• DESCRIPTION OF THE TASK
Repeat each entry in the listing word for word.

• EXERCISE INPUTS

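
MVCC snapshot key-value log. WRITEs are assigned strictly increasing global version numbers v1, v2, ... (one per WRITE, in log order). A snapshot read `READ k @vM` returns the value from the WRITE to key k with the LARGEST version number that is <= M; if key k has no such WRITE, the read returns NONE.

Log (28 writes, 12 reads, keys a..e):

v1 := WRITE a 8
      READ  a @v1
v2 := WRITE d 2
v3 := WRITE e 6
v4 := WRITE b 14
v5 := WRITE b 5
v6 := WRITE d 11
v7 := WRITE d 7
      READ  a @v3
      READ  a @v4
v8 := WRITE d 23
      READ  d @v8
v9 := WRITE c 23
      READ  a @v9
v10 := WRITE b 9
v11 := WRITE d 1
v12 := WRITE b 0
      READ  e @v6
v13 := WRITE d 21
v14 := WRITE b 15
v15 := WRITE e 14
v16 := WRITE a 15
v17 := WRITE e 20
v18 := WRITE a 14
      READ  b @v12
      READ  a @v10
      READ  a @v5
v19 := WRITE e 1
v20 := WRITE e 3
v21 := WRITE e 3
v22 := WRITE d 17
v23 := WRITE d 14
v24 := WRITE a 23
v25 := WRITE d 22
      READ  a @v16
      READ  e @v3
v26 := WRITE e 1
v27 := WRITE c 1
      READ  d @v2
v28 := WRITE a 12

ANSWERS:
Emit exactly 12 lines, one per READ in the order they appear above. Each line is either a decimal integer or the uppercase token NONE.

Answer: 8
8
8
23
8
6
0
8
8
15
6
2

Derivation:
v1: WRITE a=8  (a history now [(1, 8)])
READ a @v1: history=[(1, 8)] -> pick v1 -> 8
v2: WRITE d=2  (d history now [(2, 2)])
v3: WRITE e=6  (e history now [(3, 6)])
v4: WRITE b=14  (b history now [(4, 14)])
v5: WRITE b=5  (b history now [(4, 14), (5, 5)])
v6: WRITE d=11  (d history now [(2, 2), (6, 11)])
v7: WRITE d=7  (d history now [(2, 2), (6, 11), (7, 7)])
READ a @v3: history=[(1, 8)] -> pick v1 -> 8
READ a @v4: history=[(1, 8)] -> pick v1 -> 8
v8: WRITE d=23  (d history now [(2, 2), (6, 11), (7, 7), (8, 23)])
READ d @v8: history=[(2, 2), (6, 11), (7, 7), (8, 23)] -> pick v8 -> 23
v9: WRITE c=23  (c history now [(9, 23)])
READ a @v9: history=[(1, 8)] -> pick v1 -> 8
v10: WRITE b=9  (b history now [(4, 14), (5, 5), (10, 9)])
v11: WRITE d=1  (d history now [(2, 2), (6, 11), (7, 7), (8, 23), (11, 1)])
v12: WRITE b=0  (b history now [(4, 14), (5, 5), (10, 9), (12, 0)])
READ e @v6: history=[(3, 6)] -> pick v3 -> 6
v13: WRITE d=21  (d history now [(2, 2), (6, 11), (7, 7), (8, 23), (11, 1), (13, 21)])
v14: WRITE b=15  (b history now [(4, 14), (5, 5), (10, 9), (12, 0), (14, 15)])
v15: WRITE e=14  (e history now [(3, 6), (15, 14)])
v16: WRITE a=15  (a history now [(1, 8), (16, 15)])
v17: WRITE e=20  (e history now [(3, 6), (15, 14), (17, 20)])
v18: WRITE a=14  (a history now [(1, 8), (16, 15), (18, 14)])
READ b @v12: history=[(4, 14), (5, 5), (10, 9), (12, 0), (14, 15)] -> pick v12 -> 0
READ a @v10: history=[(1, 8), (16, 15), (18, 14)] -> pick v1 -> 8
READ a @v5: history=[(1, 8), (16, 15), (18, 14)] -> pick v1 -> 8
v19: WRITE e=1  (e history now [(3, 6), (15, 14), (17, 20), (19, 1)])
v20: WRITE e=3  (e history now [(3, 6), (15, 14), (17, 20), (19, 1), (20, 3)])
v21: WRITE e=3  (e history now [(3, 6), (15, 14), (17, 20), (19, 1), (20, 3), (21, 3)])
v22: WRITE d=17  (d history now [(2, 2), (6, 11), (7, 7), (8, 23), (11, 1), (13, 21), (22, 17)])
v23: WRITE d=14  (d history now [(2, 2), (6, 11), (7, 7), (8, 23), (11, 1), (13, 21), (22, 17), (23, 14)])
v24: WRITE a=23  (a history now [(1, 8), (16, 15), (18, 14), (24, 23)])
v25: WRITE d=22  (d history now [(2, 2), (6, 11), (7, 7), (8, 23), (11, 1), (13, 21), (22, 17), (23, 14), (25, 22)])
READ a @v16: history=[(1, 8), (16, 15), (18, 14), (24, 23)] -> pick v16 -> 15
READ e @v3: history=[(3, 6), (15, 14), (17, 20), (19, 1), (20, 3), (21, 3)] -> pick v3 -> 6
v26: WRITE e=1  (e history now [(3, 6), (15, 14), (17, 20), (19, 1), (20, 3), (21, 3), (26, 1)])
v27: WRITE c=1  (c history now [(9, 23), (27, 1)])
READ d @v2: history=[(2, 2), (6, 11), (7, 7), (8, 23), (11, 1), (13, 21), (22, 17), (23, 14), (25, 22)] -> pick v2 -> 2
v28: WRITE a=12  (a history now [(1, 8), (16, 15), (18, 14), (24, 23), (28, 12)])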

• ANSWER BELOW
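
MVCC snapshot key-value log. WRITEs are assigned strictly increasing global version numbers v1, v2, ... (one per WRITE, in log order). A snapshot read `READ k @vM` returns the value from the WRITE to key k with the LARGEST version number that is <= M; if key k has no such WRITE, the read returns NONE.

Log (28 writes, 12 reads, keys a..e):

v1 := WRITE a 8
      READ  a @v1
v2 := WRITE d 2
v3 := WRITE e 6
v4 := WRITE b 14
v5 := WRITE b 5
v6 := WRITE d 11
v7 := WRITE d 7
      READ  a @v3
      READ  a @v4
v8 := WRITE d 23
      READ  d @v8
v9 := WRITE c 23
      READ  a @v9
v10 := WRITE b 9
v11 := WRITE d 1
v12 := WRITE b 0
      READ  e @v6
v13 := WRITE d 21
v14 := WRITE b 15
v15 := WRITE e 14
v16 := WRITE a 15
v17 := WRITE e 20
v18 := WRITE a 14
      READ  b @v12
      READ  a @v10
      READ  a @v5
v19 := WRITE e 1
v20 := WRITE e 3
v21 := WRITE e 3
v22 := WRITE d 17
v23 := WRITE d 14
v24 := WRITE a 23
v25 := WRITE d 22
      READ  a @v16
      READ  e @v3
v26 := WRITE e 1
v27 := WRITE c 1
      READ  d @v2
v28 := WRITE a 12

ANSWERS:
Emit exactly 12 lines, one per READ in the order they appear above. Each line is either a decimal integer or the uppercase token NONE.

Answer: 8
8
8
23
8
6
0
8
8
15
6
2

Derivation:
v1: WRITE a=8  (a history now [(1, 8)])
READ a @v1: history=[(1, 8)] -> pick v1 -> 8
v2: WRITE d=2  (d history now [(2, 2)])
v3: WRITE e=6  (e history now [(3, 6)])
v4: WRITE b=14  (b history now [(4, 14)])
v5: WRITE b=5  (b history now [(4, 14), (5, 5)])
v6: WRITE d=11  (d history now [(2, 2), (6, 11)])
v7: WRITE d=7  (d history now [(2, 2), (6, 11), (7, 7)])
READ a @v3: history=[(1, 8)] -> pick v1 -> 8
READ a @v4: history=[(1, 8)] -> pick v1 -> 8
v8: WRITE d=23  (d history now [(2, 2), (6, 11), (7, 7), (8, 23)])
READ d @v8: history=[(2, 2), (6, 11), (7, 7), (8, 23)] -> pick v8 -> 23
v9: WRITE c=23  (c history now [(9, 23)])
READ a @v9: history=[(1, 8)] -> pick v1 -> 8
v10: WRITE b=9  (b history now [(4, 14), (5, 5), (10, 9)])
v11: WRITE d=1  (d history now [(2, 2), (6, 11), (7, 7), (8, 23), (11, 1)])
v12: WRITE b=0  (b history now [(4, 14), (5, 5), (10, 9), (12, 0)])
READ e @v6: history=[(3, 6)] -> pick v3 -> 6
v13: WRITE d=21  (d history now [(2, 2), (6, 11), (7, 7), (8, 23), (11, 1), (13, 21)])
v14: WRITE b=15  (b history now [(4, 14), (5, 5), (10, 9), (12, 0), (14, 15)])
v15: WRITE e=14  (e history now [(3, 6), (15, 14)])
v16: WRITE a=15  (a history now [(1, 8), (16, 15)])
v17: WRITE e=20  (e history now [(3, 6), (15, 14), (17, 20)])
v18: WRITE a=14  (a history now [(1, 8), (16, 15), (18, 14)])
READ b @v12: history=[(4, 14), (5, 5), (10, 9), (12, 0), (14, 15)] -> pick v12 -> 0
READ a @v10: history=[(1, 8), (16, 15), (18, 14)] -> pick v1 -> 8
READ a @v5: history=[(1, 8), (16, 15), (18, 14)] -> pick v1 -> 8
v19: WRITE e=1  (e history now [(3, 6), (15, 14), (17, 20), (19, 1)])
v20: WRITE e=3  (e history now [(3, 6), (15, 14), (17, 20), (19, 1), (20, 3)])
v21: WRITE e=3  (e history now [(3, 6), (15, 14), (17, 20), (19, 1), (20, 3), (21, 3)])
v22: WRITE d=17  (d history now [(2, 2), (6, 11), (7, 7), (8, 23), (11, 1), (13, 21), (22, 17)])
v23: WRITE d=14  (d history now [(2, 2), (6, 11), (7, 7), (8, 23), (11, 1), (13, 21), (22, 17), (23, 14)])
v24: WRITE a=23  (a history now [(1, 8), (16, 15), (18, 14), (24, 23)])
v25: WRITE d=22  (d history now [(2, 2), (6, 11), (7, 7), (8, 23), (11, 1), (13, 21), (22, 17), (23, 14), (25, 22)])
READ a @v16: history=[(1, 8), (16, 15), (18, 14), (24, 23)] -> pick v16 -> 15
READ e @v3: history=[(3, 6), (15, 14), (17, 20), (19, 1), (20, 3), (21, 3)] -> pick v3 -> 6
v26: WRITE e=1  (e history now [(3, 6), (15, 14), (17, 20), (19, 1), (20, 3), (21, 3), (26, 1)])
v27: WRITE c=1  (c history now [(9, 23), (27, 1)])
READ d @v2: history=[(2, 2), (6, 11), (7, 7), (8, 23), (11, 1), (13, 21), (22, 17), (23, 14), (25, 22)] -> pick v2 -> 2
v28: WRITE a=12  (a history now [(1, 8), (16, 15), (18, 14), (24, 23), (28, 12)])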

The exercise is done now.